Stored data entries
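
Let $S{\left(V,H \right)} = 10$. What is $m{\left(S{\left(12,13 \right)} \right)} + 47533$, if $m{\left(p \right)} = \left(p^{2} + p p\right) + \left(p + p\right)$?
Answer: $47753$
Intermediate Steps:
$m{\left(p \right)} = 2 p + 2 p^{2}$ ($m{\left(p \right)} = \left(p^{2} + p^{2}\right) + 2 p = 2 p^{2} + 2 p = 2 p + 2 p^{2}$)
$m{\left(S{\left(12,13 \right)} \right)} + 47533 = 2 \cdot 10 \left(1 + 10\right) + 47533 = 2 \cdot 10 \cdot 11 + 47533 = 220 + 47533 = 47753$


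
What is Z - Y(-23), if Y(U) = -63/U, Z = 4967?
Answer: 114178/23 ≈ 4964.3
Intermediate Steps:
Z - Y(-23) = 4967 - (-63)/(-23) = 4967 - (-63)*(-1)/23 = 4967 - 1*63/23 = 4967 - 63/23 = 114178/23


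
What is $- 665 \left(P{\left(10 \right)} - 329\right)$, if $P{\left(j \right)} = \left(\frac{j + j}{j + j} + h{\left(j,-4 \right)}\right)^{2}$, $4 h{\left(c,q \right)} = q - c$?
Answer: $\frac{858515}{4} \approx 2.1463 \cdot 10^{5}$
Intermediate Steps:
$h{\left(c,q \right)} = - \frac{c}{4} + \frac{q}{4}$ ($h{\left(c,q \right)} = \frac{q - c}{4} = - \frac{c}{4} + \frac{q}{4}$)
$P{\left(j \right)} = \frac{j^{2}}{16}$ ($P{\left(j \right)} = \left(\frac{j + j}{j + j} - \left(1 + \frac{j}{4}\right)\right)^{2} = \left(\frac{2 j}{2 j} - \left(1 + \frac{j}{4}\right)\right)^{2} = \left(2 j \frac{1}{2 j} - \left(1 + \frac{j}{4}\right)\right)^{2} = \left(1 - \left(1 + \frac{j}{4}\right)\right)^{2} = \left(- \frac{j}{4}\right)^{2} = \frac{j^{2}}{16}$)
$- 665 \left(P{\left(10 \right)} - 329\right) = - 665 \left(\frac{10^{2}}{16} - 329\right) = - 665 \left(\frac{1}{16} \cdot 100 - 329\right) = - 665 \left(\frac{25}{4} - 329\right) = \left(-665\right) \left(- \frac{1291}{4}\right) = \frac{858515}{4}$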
* * *
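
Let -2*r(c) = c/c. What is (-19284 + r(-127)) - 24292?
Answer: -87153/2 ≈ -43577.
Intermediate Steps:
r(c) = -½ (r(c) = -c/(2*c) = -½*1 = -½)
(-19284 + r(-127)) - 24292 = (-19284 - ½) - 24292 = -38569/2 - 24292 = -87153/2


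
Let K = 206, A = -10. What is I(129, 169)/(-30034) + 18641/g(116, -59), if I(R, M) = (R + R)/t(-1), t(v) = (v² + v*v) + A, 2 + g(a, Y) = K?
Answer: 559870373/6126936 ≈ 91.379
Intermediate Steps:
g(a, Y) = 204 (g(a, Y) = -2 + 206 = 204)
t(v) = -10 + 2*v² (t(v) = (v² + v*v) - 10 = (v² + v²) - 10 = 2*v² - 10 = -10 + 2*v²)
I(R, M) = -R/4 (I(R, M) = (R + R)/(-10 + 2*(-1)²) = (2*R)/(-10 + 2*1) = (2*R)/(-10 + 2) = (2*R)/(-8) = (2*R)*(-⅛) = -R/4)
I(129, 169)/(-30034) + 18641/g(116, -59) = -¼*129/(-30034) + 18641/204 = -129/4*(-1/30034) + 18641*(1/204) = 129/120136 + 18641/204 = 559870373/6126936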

Assignment
Would you report every line of the entries above containing the word "Answer"?

Result of the exercise
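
Answer: $47753$
Answer: 114178/23 ≈ 4964.3
Answer: $\frac{858515}{4} \approx 2.1463 \cdot 10^{5}$
Answer: -87153/2 ≈ -43577.
Answer: 559870373/6126936 ≈ 91.379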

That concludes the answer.